- [PROBLEM DETAILS]: Look through the entries. Copy each line that has the word "given".

Stored data entries
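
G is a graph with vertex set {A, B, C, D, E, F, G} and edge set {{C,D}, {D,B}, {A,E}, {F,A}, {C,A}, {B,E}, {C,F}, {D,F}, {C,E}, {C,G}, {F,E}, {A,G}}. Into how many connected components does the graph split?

Starting from A we can reach A, B, C, D, E, F, G. That is one component of size 7.
Total: 1 component.

1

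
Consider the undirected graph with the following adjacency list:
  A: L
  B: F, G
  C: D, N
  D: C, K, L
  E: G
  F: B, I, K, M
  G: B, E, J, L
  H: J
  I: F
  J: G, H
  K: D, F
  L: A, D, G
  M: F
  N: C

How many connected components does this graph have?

1

Starting from A we can reach A, B, C, D, E, F, G, H, I, J, K, L, M, N. That is one component of size 14.
Total: 1 component.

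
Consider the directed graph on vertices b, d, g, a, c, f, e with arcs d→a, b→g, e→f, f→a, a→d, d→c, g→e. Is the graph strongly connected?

No

There is no directed path from g to b, so the graph is not strongly connected.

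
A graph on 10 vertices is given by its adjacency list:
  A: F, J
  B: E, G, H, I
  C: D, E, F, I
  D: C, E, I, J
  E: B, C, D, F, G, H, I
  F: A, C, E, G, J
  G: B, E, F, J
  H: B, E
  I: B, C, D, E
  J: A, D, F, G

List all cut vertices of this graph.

Removing F, for instance, still leaves 1 component. No single vertex removal increases the component count — the graph has no articulation points.

none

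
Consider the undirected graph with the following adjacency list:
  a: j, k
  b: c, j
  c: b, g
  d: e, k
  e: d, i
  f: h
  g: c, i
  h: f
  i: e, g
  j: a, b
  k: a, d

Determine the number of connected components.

Starting from f we can reach f, h. That is one component of size 2.
Starting from a we can reach a, b, c, d, e, g, i, j, k. That is one component of size 9.
Total: 2 components.

2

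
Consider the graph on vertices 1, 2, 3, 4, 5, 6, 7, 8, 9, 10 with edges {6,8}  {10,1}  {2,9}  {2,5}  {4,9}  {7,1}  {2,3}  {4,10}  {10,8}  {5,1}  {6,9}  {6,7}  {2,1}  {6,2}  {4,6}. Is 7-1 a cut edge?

After removing 7-1, the path 7-6-2-1 still connects them, so the edge is not a bridge.

No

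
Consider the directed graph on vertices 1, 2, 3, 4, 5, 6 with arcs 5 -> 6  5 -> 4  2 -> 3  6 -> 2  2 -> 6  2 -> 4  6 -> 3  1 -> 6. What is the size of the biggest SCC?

2

{2, 6} are all mutually reachable — one SCC of size 2.
{5} is an SCC by itself.
{1} is an SCC by itself.
{4} is an SCC by itself.
{3} is an SCC by itself.
The largest has 2 vertices.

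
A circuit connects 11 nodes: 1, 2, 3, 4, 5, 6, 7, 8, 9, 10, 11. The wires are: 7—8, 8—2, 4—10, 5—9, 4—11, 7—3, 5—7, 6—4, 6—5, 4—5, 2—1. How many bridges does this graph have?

8

The edges on the cycle 6-4-5-6 are not bridges since each lies on that cycle.
But removing 7—8 disconnects 7 from 8; removing 5—7 disconnects 5 from 7; removing 5—9 disconnects 5 from 9; removing 1—2 disconnects 1 from 2 — these are bridges.
In total 8 edges are bridges.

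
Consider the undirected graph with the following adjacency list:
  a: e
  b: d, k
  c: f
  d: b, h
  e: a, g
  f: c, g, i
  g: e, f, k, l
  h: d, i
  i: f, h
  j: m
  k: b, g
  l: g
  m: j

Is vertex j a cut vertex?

Deleting j leaves 2 components (was 2), so j is not a cut vertex.

No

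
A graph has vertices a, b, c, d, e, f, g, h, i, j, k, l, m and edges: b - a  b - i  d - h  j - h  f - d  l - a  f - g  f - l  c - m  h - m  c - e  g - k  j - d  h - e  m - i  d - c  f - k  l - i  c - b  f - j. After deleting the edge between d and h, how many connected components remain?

1

d and h are still connected via d-j-h, so the component count stays at 1.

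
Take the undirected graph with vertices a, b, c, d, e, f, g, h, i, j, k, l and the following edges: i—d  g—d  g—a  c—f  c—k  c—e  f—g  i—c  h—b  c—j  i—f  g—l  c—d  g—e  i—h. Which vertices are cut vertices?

Removing c increases the component count from 1 to 3, so c is a cut vertex.
Removing g increases the component count from 1 to 3, so g is a cut vertex.
Removing h increases the component count from 1 to 2, so h is a cut vertex.
Likewise i is a cut vertex.
By contrast removing j leaves 1 component; it is not a cut vertex. No other vertex is a cut vertex either.

c, g, h, i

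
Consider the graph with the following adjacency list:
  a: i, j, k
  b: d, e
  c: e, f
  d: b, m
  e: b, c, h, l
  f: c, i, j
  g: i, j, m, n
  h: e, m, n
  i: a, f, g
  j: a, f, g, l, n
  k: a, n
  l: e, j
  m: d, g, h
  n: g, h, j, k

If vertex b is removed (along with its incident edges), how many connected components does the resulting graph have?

1

With b gone, the remaining components are: {a, c, d, e, f, g, h, i, j, k, l, m, n}.
That is 1 component.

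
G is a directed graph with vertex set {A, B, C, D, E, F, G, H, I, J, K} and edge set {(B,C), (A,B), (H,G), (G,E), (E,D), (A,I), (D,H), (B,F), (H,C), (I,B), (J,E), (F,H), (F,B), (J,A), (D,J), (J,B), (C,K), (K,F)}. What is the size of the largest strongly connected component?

11

{A, B, C, D, E, F, G, H, I, J, K} are all mutually reachable — one SCC of size 11.
The largest has 11 vertices.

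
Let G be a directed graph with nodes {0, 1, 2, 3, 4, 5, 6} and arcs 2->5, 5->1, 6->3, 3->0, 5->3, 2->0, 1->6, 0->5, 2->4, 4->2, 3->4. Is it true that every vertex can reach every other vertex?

Yes

From 0 we can reach every vertex (0, 1, 2, 3, 4, 5, 6), and every vertex can reach 0 (0, 1, 2, 3, 4, 5, 6). So the whole graph is one strongly connected component.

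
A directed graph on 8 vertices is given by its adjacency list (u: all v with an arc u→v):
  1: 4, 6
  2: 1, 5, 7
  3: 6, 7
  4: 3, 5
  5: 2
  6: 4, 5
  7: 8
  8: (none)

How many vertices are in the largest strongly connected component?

6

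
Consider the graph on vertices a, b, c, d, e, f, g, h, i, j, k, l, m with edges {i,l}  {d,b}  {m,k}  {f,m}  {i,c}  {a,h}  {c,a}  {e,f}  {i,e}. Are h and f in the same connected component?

From h we can reach a, c, e, f, h, i, k, l, m, which includes f.

Yes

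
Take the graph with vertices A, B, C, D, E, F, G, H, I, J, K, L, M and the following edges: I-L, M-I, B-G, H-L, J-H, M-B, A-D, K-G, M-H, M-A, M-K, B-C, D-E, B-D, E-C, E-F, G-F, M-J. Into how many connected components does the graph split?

Starting from A we can reach A, B, C, D, E, F, G, H, I, J, K, L, M. That is one component of size 13.
Total: 1 component.

1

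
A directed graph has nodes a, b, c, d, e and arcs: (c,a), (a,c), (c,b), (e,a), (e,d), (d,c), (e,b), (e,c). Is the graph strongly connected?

There is no directed path from b to e, so the graph is not strongly connected.

No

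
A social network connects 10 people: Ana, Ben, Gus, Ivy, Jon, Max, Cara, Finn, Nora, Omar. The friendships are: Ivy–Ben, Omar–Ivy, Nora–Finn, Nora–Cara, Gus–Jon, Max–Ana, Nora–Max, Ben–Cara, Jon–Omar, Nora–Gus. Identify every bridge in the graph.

Ana-Max, Finn-Nora, Max-Nora

The edges on the cycle Nora-Gus-Jon-Omar-Ivy-Ben-Cara-Nora are not bridges since each lies on that cycle.
But removing Nora–Max disconnects Nora from Max; removing Ana–Max disconnects Ana from Max; removing Nora–Finn disconnects Nora from Finn — these are bridges.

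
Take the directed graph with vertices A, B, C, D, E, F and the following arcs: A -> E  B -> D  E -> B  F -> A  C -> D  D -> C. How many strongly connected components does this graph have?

5

{C, D} are all mutually reachable — one SCC of size 2.
{A} is an SCC by itself.
{B} is an SCC by itself.
{E} is an SCC by itself.
{F} is an SCC by itself.
That gives 5 strongly connected components.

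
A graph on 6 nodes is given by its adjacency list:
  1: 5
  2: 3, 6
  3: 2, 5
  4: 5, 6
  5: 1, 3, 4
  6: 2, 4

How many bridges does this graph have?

The edges on the cycle 6-2-3-5-4-6 are not bridges since each lies on that cycle.
But removing 5-1 disconnects 5 from 1 — this is a bridge.

1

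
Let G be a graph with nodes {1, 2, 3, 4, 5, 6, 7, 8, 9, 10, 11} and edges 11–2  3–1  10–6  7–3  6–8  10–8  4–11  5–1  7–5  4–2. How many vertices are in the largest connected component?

4

9 is isolated — a component by itself.
Starting from 2 we can reach 2, 4, 11. That is one component of size 3.
Starting from 6 we can reach 6, 8, 10. That is one component of size 3.
Starting from 1 we can reach 1, 3, 5, 7. That is one component of size 4.
The largest has 4 vertices.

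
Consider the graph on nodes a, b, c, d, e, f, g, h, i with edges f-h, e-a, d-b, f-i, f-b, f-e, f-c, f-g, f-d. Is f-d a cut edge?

No

After removing f-d, the path f-b-d still connects them, so the edge is not a bridge.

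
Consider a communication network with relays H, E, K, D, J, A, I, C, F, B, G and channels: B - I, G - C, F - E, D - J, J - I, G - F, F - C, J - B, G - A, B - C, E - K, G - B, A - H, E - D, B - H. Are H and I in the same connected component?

From H we can reach A, B, C, D, E, F, G, H, I, J, K, which includes I.

Yes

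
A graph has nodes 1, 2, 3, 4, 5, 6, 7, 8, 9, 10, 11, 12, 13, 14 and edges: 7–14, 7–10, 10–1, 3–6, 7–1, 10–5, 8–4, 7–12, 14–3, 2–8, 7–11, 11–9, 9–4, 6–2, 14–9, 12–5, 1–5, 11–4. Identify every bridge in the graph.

none

The edges on the cycle 7-10-1-7 are not bridges since each lies on that cycle.
Every edge lies on some cycle, so there are no bridges.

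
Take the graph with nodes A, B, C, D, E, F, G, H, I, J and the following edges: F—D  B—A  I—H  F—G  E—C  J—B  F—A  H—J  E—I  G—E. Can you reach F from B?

From B we can reach A, B, C, D, E, F, G, H, I, J, which includes F.

Yes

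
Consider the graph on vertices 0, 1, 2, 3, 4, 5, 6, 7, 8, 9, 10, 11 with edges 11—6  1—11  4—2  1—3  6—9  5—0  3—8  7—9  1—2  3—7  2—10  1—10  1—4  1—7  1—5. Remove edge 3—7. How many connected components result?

1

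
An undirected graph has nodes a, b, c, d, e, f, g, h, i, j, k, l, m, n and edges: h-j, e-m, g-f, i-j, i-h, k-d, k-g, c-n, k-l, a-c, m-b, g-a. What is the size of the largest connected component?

8

Starting from b we can reach b, e, m. That is one component of size 3.
Starting from h we can reach h, i, j. That is one component of size 3.
Starting from a we can reach a, c, d, f, g, k, l, n. That is one component of size 8.
The largest has 8 vertices.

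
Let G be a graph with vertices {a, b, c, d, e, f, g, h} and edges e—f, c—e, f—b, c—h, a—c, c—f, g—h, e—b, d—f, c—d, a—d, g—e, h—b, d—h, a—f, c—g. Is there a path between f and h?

From f we can reach a, b, c, d, e, f, g, h, which includes h.

Yes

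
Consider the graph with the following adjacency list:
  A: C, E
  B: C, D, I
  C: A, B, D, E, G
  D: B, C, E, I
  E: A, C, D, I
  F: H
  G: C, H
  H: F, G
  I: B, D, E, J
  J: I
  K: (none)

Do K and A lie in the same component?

No

The component containing K is {K}, and A is not in it.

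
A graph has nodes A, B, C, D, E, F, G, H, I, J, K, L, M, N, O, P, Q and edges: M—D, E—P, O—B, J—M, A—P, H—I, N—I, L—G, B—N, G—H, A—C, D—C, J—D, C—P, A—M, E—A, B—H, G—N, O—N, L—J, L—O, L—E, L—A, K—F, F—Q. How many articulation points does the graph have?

2

Removing F increases the component count from 2 to 3, so F is a cut vertex.
Removing L increases the component count from 2 to 3, so L is a cut vertex.
By contrast removing C leaves 2 components; it is not a cut vertex. No other vertex is a cut vertex either.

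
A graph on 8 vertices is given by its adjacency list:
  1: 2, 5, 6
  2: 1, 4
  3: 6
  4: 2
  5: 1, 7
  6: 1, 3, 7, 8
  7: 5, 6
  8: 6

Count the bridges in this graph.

4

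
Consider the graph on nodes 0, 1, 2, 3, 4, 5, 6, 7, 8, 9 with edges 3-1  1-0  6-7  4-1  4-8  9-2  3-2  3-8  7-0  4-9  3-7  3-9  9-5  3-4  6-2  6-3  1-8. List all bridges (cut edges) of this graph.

5-9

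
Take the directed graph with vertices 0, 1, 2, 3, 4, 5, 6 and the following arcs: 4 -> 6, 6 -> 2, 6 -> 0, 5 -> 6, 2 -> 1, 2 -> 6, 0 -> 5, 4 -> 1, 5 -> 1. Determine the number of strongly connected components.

{0, 2, 5, 6} are all mutually reachable — one SCC of size 4.
{3} is an SCC by itself.
{1} is an SCC by itself.
{4} is an SCC by itself.
That gives 4 strongly connected components.

4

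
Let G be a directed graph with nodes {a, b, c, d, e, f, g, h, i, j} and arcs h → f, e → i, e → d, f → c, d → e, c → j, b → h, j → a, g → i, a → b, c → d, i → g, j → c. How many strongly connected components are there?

3

{a, b, c, f, h, j} are all mutually reachable — one SCC of size 6.
{g, i} are all mutually reachable — one SCC of size 2.
{d, e} are all mutually reachable — one SCC of size 2.
That gives 3 strongly connected components.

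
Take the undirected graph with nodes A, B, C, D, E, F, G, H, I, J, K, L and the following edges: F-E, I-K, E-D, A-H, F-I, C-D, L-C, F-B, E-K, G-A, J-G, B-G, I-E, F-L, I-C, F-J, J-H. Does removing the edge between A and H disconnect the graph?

No

After removing A-H, the path A-G-J-H still connects them, so the edge is not a bridge.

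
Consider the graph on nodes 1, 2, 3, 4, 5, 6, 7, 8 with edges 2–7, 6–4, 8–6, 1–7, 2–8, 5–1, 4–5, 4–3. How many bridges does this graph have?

1

The edges on the cycle 2-8-6-4-5-1-7-2 are not bridges since each lies on that cycle.
But removing 4–3 disconnects 4 from 3 — this is a bridge.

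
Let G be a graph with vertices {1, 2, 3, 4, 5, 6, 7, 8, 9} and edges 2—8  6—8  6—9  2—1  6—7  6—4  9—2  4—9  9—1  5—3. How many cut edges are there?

2

The edges on the cycle 9-2-1-9 are not bridges since each lies on that cycle.
But removing 6—7 disconnects 6 from 7; removing 3—5 disconnects 3 from 5 — these are bridges.
That makes 2 bridges.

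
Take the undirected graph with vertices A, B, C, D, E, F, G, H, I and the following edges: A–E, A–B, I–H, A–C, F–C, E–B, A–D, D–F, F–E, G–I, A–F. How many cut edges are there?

2

The edges on the cycle A-D-F-C-A are not bridges since each lies on that cycle.
But removing G–I disconnects G from I; removing H–I disconnects H from I — these are bridges.
That makes 2 bridges.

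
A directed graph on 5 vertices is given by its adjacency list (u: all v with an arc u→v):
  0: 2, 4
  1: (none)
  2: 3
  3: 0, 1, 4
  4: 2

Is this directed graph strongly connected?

No

There is no directed path from 1 to 3, so the graph is not strongly connected.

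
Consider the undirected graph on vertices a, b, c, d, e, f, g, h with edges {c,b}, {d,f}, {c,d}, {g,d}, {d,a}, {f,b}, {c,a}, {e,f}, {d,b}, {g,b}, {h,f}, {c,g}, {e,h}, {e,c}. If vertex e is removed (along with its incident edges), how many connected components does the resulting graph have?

1

With e gone, the remaining components are: {a, b, c, d, f, g, h}.
That is 1 component.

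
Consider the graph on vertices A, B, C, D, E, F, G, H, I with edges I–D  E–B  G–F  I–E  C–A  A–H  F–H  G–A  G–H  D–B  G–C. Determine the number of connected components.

Starting from B we can reach B, D, E, I. That is one component of size 4.
Starting from A we can reach A, C, F, G, H. That is one component of size 5.
Total: 2 components.

2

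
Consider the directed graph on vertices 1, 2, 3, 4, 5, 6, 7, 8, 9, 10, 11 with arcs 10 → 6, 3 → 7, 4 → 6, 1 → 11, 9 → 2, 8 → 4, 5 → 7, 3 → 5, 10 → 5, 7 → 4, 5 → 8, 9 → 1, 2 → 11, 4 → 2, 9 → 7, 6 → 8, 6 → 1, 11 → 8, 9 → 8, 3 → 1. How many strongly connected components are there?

{1, 2, 4, 6, 8, 11} are all mutually reachable — one SCC of size 6.
{10} is an SCC by itself.
{5} is an SCC by itself.
{3} is an SCC by itself.
{9} is an SCC by itself.
(and 1 more singleton SCC)
That gives 6 strongly connected components.

6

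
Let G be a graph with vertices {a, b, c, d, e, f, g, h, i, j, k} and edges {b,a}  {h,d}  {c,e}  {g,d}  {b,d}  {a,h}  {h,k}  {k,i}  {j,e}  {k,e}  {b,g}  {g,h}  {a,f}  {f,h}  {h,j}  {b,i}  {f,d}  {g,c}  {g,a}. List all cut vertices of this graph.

Removing d, for instance, still leaves 1 component. No single vertex removal increases the component count — the graph has no articulation points.

none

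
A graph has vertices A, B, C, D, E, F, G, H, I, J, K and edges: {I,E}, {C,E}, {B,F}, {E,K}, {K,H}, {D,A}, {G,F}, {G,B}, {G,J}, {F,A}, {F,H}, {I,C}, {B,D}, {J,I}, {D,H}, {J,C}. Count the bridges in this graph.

0

The edges on the cycle G-J-I-C-E-K-H-F-G are not bridges since each lies on that cycle.
Every edge lies on some cycle, so there are no bridges.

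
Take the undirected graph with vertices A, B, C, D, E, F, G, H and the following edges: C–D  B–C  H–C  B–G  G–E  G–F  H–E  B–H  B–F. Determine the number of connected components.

2

A is isolated — a component by itself.
Starting from B we can reach B, C, D, E, F, G, H. That is one component of size 7.
Total: 2 components.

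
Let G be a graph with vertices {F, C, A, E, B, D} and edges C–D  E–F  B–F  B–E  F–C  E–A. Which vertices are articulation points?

C, E, F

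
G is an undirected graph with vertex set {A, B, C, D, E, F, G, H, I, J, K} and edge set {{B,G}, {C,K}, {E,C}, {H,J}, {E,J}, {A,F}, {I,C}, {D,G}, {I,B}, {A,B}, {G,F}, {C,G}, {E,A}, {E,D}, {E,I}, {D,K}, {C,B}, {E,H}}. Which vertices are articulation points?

Removing E increases the component count from 1 to 2, so E is a cut vertex.
By contrast removing H leaves 1 component; it is not a cut vertex. No other vertex is a cut vertex either.

E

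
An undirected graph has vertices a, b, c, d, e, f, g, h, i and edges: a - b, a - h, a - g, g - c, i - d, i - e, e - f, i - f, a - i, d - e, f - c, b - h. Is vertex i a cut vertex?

No

Deleting i leaves 1 component (was 1) (its neighbors a, d, e, f remain connected to each other), so i is not a cut vertex.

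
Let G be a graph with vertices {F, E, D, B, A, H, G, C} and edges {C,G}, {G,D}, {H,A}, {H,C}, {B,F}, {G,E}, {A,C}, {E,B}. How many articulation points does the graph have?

4

Removing B increases the component count from 1 to 2, so B is a cut vertex.
Removing C increases the component count from 1 to 2, so C is a cut vertex.
Removing E increases the component count from 1 to 2, so E is a cut vertex.
Likewise G is a cut vertex.
By contrast removing D leaves 1 component; it is not a cut vertex. No other vertex is a cut vertex either.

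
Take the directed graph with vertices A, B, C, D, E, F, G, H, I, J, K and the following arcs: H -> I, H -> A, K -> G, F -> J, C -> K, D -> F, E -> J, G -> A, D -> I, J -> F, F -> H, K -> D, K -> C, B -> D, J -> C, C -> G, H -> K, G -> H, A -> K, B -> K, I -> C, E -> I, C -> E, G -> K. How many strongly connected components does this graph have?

2

{A, C, D, E, F, G, H, I, J, K} are all mutually reachable — one SCC of size 10.
{B} is an SCC by itself.
That gives 2 strongly connected components.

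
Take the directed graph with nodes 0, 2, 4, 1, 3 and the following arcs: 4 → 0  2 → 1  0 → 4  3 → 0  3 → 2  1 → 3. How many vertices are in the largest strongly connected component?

{1, 2, 3} are all mutually reachable — one SCC of size 3.
{0, 4} are all mutually reachable — one SCC of size 2.
The largest has 3 vertices.

3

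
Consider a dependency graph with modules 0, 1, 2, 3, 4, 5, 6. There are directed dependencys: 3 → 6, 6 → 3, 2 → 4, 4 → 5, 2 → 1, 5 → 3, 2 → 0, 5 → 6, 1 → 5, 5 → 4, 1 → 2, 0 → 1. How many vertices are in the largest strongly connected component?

3

{0, 1, 2} are all mutually reachable — one SCC of size 3.
{4, 5} are all mutually reachable — one SCC of size 2.
{3, 6} are all mutually reachable — one SCC of size 2.
The largest has 3 vertices.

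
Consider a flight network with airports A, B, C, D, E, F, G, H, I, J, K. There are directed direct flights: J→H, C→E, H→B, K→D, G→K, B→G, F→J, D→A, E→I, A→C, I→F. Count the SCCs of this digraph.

1

{A, B, C, D, E, F, G, H, I, J, K} are all mutually reachable — one SCC of size 11.
That gives 1 strongly connected component.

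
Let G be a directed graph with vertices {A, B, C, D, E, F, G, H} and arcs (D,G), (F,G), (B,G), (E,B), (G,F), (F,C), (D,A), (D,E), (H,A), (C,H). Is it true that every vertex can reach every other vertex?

There is no directed path from H to F, so the graph is not strongly connected.

No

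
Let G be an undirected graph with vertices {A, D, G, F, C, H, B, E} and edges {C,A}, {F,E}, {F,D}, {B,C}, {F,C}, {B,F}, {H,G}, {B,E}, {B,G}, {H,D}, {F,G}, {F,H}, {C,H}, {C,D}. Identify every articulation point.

C

Removing C increases the component count from 1 to 2, so C is a cut vertex.
By contrast removing A leaves 1 component; it is not a cut vertex. No other vertex is a cut vertex either.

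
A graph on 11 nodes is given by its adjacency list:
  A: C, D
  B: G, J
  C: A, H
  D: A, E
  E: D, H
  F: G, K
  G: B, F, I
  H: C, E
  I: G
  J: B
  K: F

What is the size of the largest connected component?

6

Starting from A we can reach A, C, D, E, H. That is one component of size 5.
Starting from B we can reach B, F, G, I, J, K. That is one component of size 6.
The largest has 6 vertices.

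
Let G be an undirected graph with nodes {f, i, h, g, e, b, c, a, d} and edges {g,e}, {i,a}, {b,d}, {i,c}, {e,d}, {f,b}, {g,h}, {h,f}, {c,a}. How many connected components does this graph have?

2

Starting from a we can reach a, c, i. That is one component of size 3.
Starting from b we can reach b, d, e, f, g, h. That is one component of size 6.
Total: 2 components.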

- [YOUR SOLUTION]:
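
A graph on 10 vertices is given by its adjacency list:
A directed graph on 8 vertices is given by its adjacency list (u: all v with an arc u→v):
A graph on 6 nodes is given by its adjacency list:
A graph on 8 vertices is given by its adjacency list:
A directed graph on 5 vertices is given by its adjacency list (u: all v with an arc u→v):
A graph on 11 nodes is given by its adjacency list: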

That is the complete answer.